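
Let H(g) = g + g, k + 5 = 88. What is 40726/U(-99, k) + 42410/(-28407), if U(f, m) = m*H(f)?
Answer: -308978237/77806773 ≈ -3.9711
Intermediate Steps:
k = 83 (k = -5 + 88 = 83)
H(g) = 2*g
U(f, m) = 2*f*m (U(f, m) = m*(2*f) = 2*f*m)
40726/U(-99, k) + 42410/(-28407) = 40726/((2*(-99)*83)) + 42410/(-28407) = 40726/(-16434) + 42410*(-1/28407) = 40726*(-1/16434) - 42410/28407 = -20363/8217 - 42410/28407 = -308978237/77806773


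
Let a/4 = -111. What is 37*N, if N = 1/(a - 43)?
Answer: -37/487 ≈ -0.075975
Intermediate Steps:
a = -444 (a = 4*(-111) = -444)
N = -1/487 (N = 1/(-444 - 43) = 1/(-487) = -1/487 ≈ -0.0020534)
37*N = 37*(-1/487) = -37/487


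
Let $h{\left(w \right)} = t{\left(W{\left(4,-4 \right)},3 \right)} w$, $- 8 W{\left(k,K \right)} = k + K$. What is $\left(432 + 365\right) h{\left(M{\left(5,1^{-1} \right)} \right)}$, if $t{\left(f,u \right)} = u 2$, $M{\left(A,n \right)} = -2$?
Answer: $-9564$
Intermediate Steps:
$W{\left(k,K \right)} = - \frac{K}{8} - \frac{k}{8}$ ($W{\left(k,K \right)} = - \frac{k + K}{8} = - \frac{K + k}{8} = - \frac{K}{8} - \frac{k}{8}$)
$t{\left(f,u \right)} = 2 u$
$h{\left(w \right)} = 6 w$ ($h{\left(w \right)} = 2 \cdot 3 w = 6 w$)
$\left(432 + 365\right) h{\left(M{\left(5,1^{-1} \right)} \right)} = \left(432 + 365\right) 6 \left(-2\right) = 797 \left(-12\right) = -9564$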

Requirement
Retype every line of the data above exactly.

Task solution
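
Let H(g) = g + g, k + 5 = 88. What is 40726/U(-99, k) + 42410/(-28407), if U(f, m) = m*H(f)?
Answer: -308978237/77806773 ≈ -3.9711
Intermediate Steps:
k = 83 (k = -5 + 88 = 83)
H(g) = 2*g
U(f, m) = 2*f*m (U(f, m) = m*(2*f) = 2*f*m)
40726/U(-99, k) + 42410/(-28407) = 40726/((2*(-99)*83)) + 42410/(-28407) = 40726/(-16434) + 42410*(-1/28407) = 40726*(-1/16434) - 42410/28407 = -20363/8217 - 42410/28407 = -308978237/77806773


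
Let a/4 = -111. What is 37*N, if N = 1/(a - 43)?
Answer: -37/487 ≈ -0.075975
Intermediate Steps:
a = -444 (a = 4*(-111) = -444)
N = -1/487 (N = 1/(-444 - 43) = 1/(-487) = -1/487 ≈ -0.0020534)
37*N = 37*(-1/487) = -37/487


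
Let $h{\left(w \right)} = t{\left(W{\left(4,-4 \right)},3 \right)} w$, $- 8 W{\left(k,K \right)} = k + K$. What is $\left(432 + 365\right) h{\left(M{\left(5,1^{-1} \right)} \right)}$, if $t{\left(f,u \right)} = u 2$, $M{\left(A,n \right)} = -2$?
Answer: $-9564$
Intermediate Steps:
$W{\left(k,K \right)} = - \frac{K}{8} - \frac{k}{8}$ ($W{\left(k,K \right)} = - \frac{k + K}{8} = - \frac{K + k}{8} = - \frac{K}{8} - \frac{k}{8}$)
$t{\left(f,u \right)} = 2 u$
$h{\left(w \right)} = 6 w$ ($h{\left(w \right)} = 2 \cdot 3 w = 6 w$)
$\left(432 + 365\right) h{\left(M{\left(5,1^{-1} \right)} \right)} = \left(432 + 365\right) 6 \left(-2\right) = 797 \left(-12\right) = -9564$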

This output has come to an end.